• Saved entries:
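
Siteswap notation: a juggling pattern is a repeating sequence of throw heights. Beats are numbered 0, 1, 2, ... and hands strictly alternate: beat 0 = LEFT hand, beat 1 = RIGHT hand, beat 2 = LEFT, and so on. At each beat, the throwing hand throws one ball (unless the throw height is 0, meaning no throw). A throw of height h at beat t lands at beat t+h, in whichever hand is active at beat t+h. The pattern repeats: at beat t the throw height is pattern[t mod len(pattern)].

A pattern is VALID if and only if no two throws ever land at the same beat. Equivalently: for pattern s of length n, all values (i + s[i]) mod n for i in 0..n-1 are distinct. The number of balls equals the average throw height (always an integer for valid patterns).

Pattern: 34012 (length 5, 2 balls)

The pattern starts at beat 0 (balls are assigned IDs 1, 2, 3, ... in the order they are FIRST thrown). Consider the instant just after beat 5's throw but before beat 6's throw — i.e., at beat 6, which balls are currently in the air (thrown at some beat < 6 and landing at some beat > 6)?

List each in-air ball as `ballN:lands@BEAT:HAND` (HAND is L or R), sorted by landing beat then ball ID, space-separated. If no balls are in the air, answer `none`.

Beat 0 (L): throw ball1 h=3 -> lands@3:R; in-air after throw: [b1@3:R]
Beat 1 (R): throw ball2 h=4 -> lands@5:R; in-air after throw: [b1@3:R b2@5:R]
Beat 3 (R): throw ball1 h=1 -> lands@4:L; in-air after throw: [b1@4:L b2@5:R]
Beat 4 (L): throw ball1 h=2 -> lands@6:L; in-air after throw: [b2@5:R b1@6:L]
Beat 5 (R): throw ball2 h=3 -> lands@8:L; in-air after throw: [b1@6:L b2@8:L]
Beat 6 (L): throw ball1 h=4 -> lands@10:L; in-air after throw: [b2@8:L b1@10:L]

Answer: ball2:lands@8:L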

• Exercise instructions: The records above should be duplicated in full, exactly as given.

• Solution to the exercise:
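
Siteswap notation: a juggling pattern is a repeating sequence of throw heights. Beats are numbered 0, 1, 2, ... and hands strictly alternate: beat 0 = LEFT hand, beat 1 = RIGHT hand, beat 2 = LEFT, and so on. At each beat, the throwing hand throws one ball (unless the throw height is 0, meaning no throw). A throw of height h at beat t lands at beat t+h, in whichever hand is active at beat t+h. The pattern repeats: at beat t the throw height is pattern[t mod len(pattern)].

A pattern is VALID if and only if no two throws ever land at the same beat. Equivalently: for pattern s of length n, all values (i + s[i]) mod n for i in 0..n-1 are distinct. The number of balls equals the average throw height (always an integer for valid patterns).

Pattern: 34012 (length 5, 2 balls)

The pattern starts at beat 0 (balls are assigned IDs 1, 2, 3, ... in the order they are FIRST thrown). Consider the instant just after beat 5's throw but before beat 6's throw — i.e., at beat 6, which balls are currently in the air (thrown at some beat < 6 and landing at some beat > 6)?

List each in-air ball as `ballN:lands@BEAT:HAND` (HAND is L or R), sorted by landing beat then ball ID, space-separated. If no balls are in the air, answer `none`.

Beat 0 (L): throw ball1 h=3 -> lands@3:R; in-air after throw: [b1@3:R]
Beat 1 (R): throw ball2 h=4 -> lands@5:R; in-air after throw: [b1@3:R b2@5:R]
Beat 3 (R): throw ball1 h=1 -> lands@4:L; in-air after throw: [b1@4:L b2@5:R]
Beat 4 (L): throw ball1 h=2 -> lands@6:L; in-air after throw: [b2@5:R b1@6:L]
Beat 5 (R): throw ball2 h=3 -> lands@8:L; in-air after throw: [b1@6:L b2@8:L]
Beat 6 (L): throw ball1 h=4 -> lands@10:L; in-air after throw: [b2@8:L b1@10:L]

Answer: ball2:lands@8:L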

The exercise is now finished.